Return the entries exactly as they appear.

▸ **DATA FOR THE TASK**
•••••
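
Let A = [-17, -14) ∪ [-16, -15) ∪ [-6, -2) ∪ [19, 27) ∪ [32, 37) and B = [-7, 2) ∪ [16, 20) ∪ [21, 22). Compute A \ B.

First set merges to [-17, -14), [-6, -2), [19, 27), [32, 37).
[-17, -14): nothing removed.
[-6, -2): entirely removed.
[19, 27) \ B = [20, 21), [22, 27).
[32, 37): nothing removed.

[-17, -14) ∪ [20, 21) ∪ [22, 27) ∪ [32, 37)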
•••••
▸ **PROBLEM SOLUTION**
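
Let A = [-17, -14) ∪ [-16, -15) ∪ [-6, -2) ∪ [19, 27) ∪ [32, 37) and B = [-7, 2) ∪ [16, 20) ∪ [21, 22). Compute A \ B.

First set merges to [-17, -14), [-6, -2), [19, 27), [32, 37).
[-17, -14): nothing removed.
[-6, -2): entirely removed.
[19, 27) \ B = [20, 21), [22, 27).
[32, 37): nothing removed.

[-17, -14) ∪ [20, 21) ∪ [22, 27) ∪ [32, 37)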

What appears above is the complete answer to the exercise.